═══ Records for processing

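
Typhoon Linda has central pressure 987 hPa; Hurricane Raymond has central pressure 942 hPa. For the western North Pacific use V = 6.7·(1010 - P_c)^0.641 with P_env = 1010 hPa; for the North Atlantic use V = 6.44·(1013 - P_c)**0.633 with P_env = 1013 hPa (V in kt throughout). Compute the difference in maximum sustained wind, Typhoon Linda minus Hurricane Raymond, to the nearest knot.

Typhoon Linda: ΔP = 23; V ≈ 6.7 × 23^0.641 ≈ 50.00 kt.
Hurricane Raymond: ΔP = 71; V ≈ 6.44 × 71^0.633 ≈ 95.66 kt.
Difference ≈ 50.00 − 95.66 = -45.66 → -46 kt.

-46 kt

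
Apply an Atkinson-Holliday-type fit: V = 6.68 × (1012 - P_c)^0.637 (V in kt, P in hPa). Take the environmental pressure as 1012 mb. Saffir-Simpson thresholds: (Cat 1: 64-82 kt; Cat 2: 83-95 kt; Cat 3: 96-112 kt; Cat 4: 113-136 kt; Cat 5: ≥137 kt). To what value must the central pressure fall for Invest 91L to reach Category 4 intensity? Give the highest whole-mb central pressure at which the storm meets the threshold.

Category 4 begins at V = 113 kt.
Required ΔP = (113/6.68)^(1/0.637) = 16.916^1.570 ≈ 84.77 mb.
P_c ≤ 1012 − 84.77 = 927.23, so the highest integer P_c is 927 mb.

927 mb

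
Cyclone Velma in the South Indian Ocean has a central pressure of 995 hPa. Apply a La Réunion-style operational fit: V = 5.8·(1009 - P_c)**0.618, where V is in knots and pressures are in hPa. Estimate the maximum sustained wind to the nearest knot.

30 kt

ΔP = 1009 − 995 = 14 hPa.
14^0.618 ≈ 5.109.
V ≈ 5.8 × 5.109 ≈ 29.6 kt.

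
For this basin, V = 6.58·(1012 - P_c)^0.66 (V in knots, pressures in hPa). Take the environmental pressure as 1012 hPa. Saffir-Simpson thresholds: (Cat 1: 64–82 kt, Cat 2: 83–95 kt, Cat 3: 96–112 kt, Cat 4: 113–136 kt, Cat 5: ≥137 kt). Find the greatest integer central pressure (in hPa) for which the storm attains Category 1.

980 hPa

Category 1 begins at V = 64 kt.
Required ΔP = (64/6.58)^(1/0.66) = 9.726^1.515 ≈ 31.40 hPa.
P_c ≤ 1012 − 31.40 = 980.60, so the highest integer P_c is 980 hPa.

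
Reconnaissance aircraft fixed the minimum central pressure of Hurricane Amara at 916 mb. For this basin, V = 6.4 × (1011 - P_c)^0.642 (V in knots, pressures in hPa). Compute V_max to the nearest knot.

ΔP = 1011 − 916 = 95 mb.
95^0.642 ≈ 18.608.
V ≈ 6.4 × 18.608 ≈ 119.1 kt.

119 kt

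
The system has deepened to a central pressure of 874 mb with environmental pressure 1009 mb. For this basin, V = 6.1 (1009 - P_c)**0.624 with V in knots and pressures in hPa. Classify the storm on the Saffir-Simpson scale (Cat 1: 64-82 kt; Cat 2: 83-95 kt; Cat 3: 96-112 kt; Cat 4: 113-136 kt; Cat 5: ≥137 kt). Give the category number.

ΔP = 1009 − 874 = 135 mb.
V ≈ 6.1 × 135^0.624 = 6.1 × 21.35 ≈ 130 kt.
130 kt falls in the Category 4 band.

4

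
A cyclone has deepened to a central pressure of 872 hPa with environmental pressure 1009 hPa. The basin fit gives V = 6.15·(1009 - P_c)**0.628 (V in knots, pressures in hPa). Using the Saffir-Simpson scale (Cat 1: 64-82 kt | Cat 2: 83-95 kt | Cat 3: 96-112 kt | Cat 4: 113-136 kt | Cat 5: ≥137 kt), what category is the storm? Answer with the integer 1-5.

4

ΔP = 1009 − 872 = 137 hPa.
V ≈ 6.15 × 137^0.628 = 6.15 × 21.97 ≈ 135 kt.
135 kt falls in the Category 4 band.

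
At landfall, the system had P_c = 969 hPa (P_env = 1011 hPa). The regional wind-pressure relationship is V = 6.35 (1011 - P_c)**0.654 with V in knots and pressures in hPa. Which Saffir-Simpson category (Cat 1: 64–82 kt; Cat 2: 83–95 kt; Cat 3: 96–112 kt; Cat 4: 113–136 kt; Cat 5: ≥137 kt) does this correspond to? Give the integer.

ΔP = 1011 − 969 = 42 hPa.
V ≈ 6.35 × 42^0.654 = 6.35 × 11.52 ≈ 73 kt.
73 kt falls in the Category 1 band.

1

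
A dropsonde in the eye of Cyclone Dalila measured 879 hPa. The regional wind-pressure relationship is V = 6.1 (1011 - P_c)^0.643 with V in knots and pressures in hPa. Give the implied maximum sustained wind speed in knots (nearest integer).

ΔP = 1011 − 879 = 132 hPa.
132^0.643 ≈ 23.096.
V ≈ 6.1 × 23.096 ≈ 140.9 kt.

141 kt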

══════

Word for word, the whole listing should be given again.

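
Typhoon Linda has central pressure 987 hPa; Hurricane Raymond has central pressure 942 hPa. For the western North Pacific use V = 6.7·(1010 - P_c)^0.641 with P_env = 1010 hPa; for the North Atlantic use V = 6.44·(1013 - P_c)**0.633 with P_env = 1013 hPa (V in kt throughout). Compute the difference in maximum sustained wind, Typhoon Linda minus Hurricane Raymond, to the nearest knot.

Typhoon Linda: ΔP = 23; V ≈ 6.7 × 23^0.641 ≈ 50.00 kt.
Hurricane Raymond: ΔP = 71; V ≈ 6.44 × 71^0.633 ≈ 95.66 kt.
Difference ≈ 50.00 − 95.66 = -45.66 → -46 kt.

-46 kt

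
Apply an Atkinson-Holliday-type fit: V = 6.68 × (1012 - P_c)^0.637 (V in kt, P in hPa). Take the environmental pressure as 1012 mb. Saffir-Simpson thresholds: (Cat 1: 64-82 kt; Cat 2: 83-95 kt; Cat 3: 96-112 kt; Cat 4: 113-136 kt; Cat 5: ≥137 kt). To what value must the central pressure fall for Invest 91L to reach Category 4 intensity? Give the highest whole-mb central pressure at which the storm meets the threshold.

Category 4 begins at V = 113 kt.
Required ΔP = (113/6.68)^(1/0.637) = 16.916^1.570 ≈ 84.77 mb.
P_c ≤ 1012 − 84.77 = 927.23, so the highest integer P_c is 927 mb.

927 mb

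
Cyclone Velma in the South Indian Ocean has a central pressure of 995 hPa. Apply a La Réunion-style operational fit: V = 5.8·(1009 - P_c)**0.618, where V is in knots and pressures are in hPa. Estimate the maximum sustained wind to the nearest knot.

30 kt

ΔP = 1009 − 995 = 14 hPa.
14^0.618 ≈ 5.109.
V ≈ 5.8 × 5.109 ≈ 29.6 kt.

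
For this basin, V = 6.58·(1012 - P_c)^0.66 (V in knots, pressures in hPa). Take the environmental pressure as 1012 hPa. Saffir-Simpson thresholds: (Cat 1: 64–82 kt, Cat 2: 83–95 kt, Cat 3: 96–112 kt, Cat 4: 113–136 kt, Cat 5: ≥137 kt). Find the greatest integer central pressure (in hPa) for which the storm attains Category 1.

980 hPa

Category 1 begins at V = 64 kt.
Required ΔP = (64/6.58)^(1/0.66) = 9.726^1.515 ≈ 31.40 hPa.
P_c ≤ 1012 − 31.40 = 980.60, so the highest integer P_c is 980 hPa.

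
Reconnaissance aircraft fixed the minimum central pressure of Hurricane Amara at 916 mb. For this basin, V = 6.4 × (1011 - P_c)^0.642 (V in knots, pressures in hPa). Compute V_max to the nearest knot.

ΔP = 1011 − 916 = 95 mb.
95^0.642 ≈ 18.608.
V ≈ 6.4 × 18.608 ≈ 119.1 kt.

119 kt

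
The system has deepened to a central pressure of 874 mb with environmental pressure 1009 mb. For this basin, V = 6.1 (1009 - P_c)**0.624 with V in knots and pressures in hPa. Classify the storm on the Saffir-Simpson scale (Cat 1: 64-82 kt; Cat 2: 83-95 kt; Cat 3: 96-112 kt; Cat 4: 113-136 kt; Cat 5: ≥137 kt). Give the category number.

ΔP = 1009 − 874 = 135 mb.
V ≈ 6.1 × 135^0.624 = 6.1 × 21.35 ≈ 130 kt.
130 kt falls in the Category 4 band.

4

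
A cyclone has deepened to a central pressure of 872 hPa with environmental pressure 1009 hPa. The basin fit gives V = 6.15·(1009 - P_c)**0.628 (V in knots, pressures in hPa). Using the Saffir-Simpson scale (Cat 1: 64-82 kt | Cat 2: 83-95 kt | Cat 3: 96-112 kt | Cat 4: 113-136 kt | Cat 5: ≥137 kt), what category is the storm? Answer with the integer 1-5.

4

ΔP = 1009 − 872 = 137 hPa.
V ≈ 6.15 × 137^0.628 = 6.15 × 21.97 ≈ 135 kt.
135 kt falls in the Category 4 band.

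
At landfall, the system had P_c = 969 hPa (P_env = 1011 hPa). The regional wind-pressure relationship is V = 6.35 (1011 - P_c)**0.654 with V in knots and pressures in hPa. Which Saffir-Simpson category (Cat 1: 64–82 kt; Cat 2: 83–95 kt; Cat 3: 96–112 kt; Cat 4: 113–136 kt; Cat 5: ≥137 kt) does this correspond to? Give the integer.

ΔP = 1011 − 969 = 42 hPa.
V ≈ 6.35 × 42^0.654 = 6.35 × 11.52 ≈ 73 kt.
73 kt falls in the Category 1 band.

1

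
A dropsonde in the eye of Cyclone Dalila measured 879 hPa. The regional wind-pressure relationship is V = 6.1 (1011 - P_c)^0.643 with V in knots and pressures in hPa. Give the implied maximum sustained wind speed in knots (nearest integer).

ΔP = 1011 − 879 = 132 hPa.
132^0.643 ≈ 23.096.
V ≈ 6.1 × 23.096 ≈ 140.9 kt.

141 kt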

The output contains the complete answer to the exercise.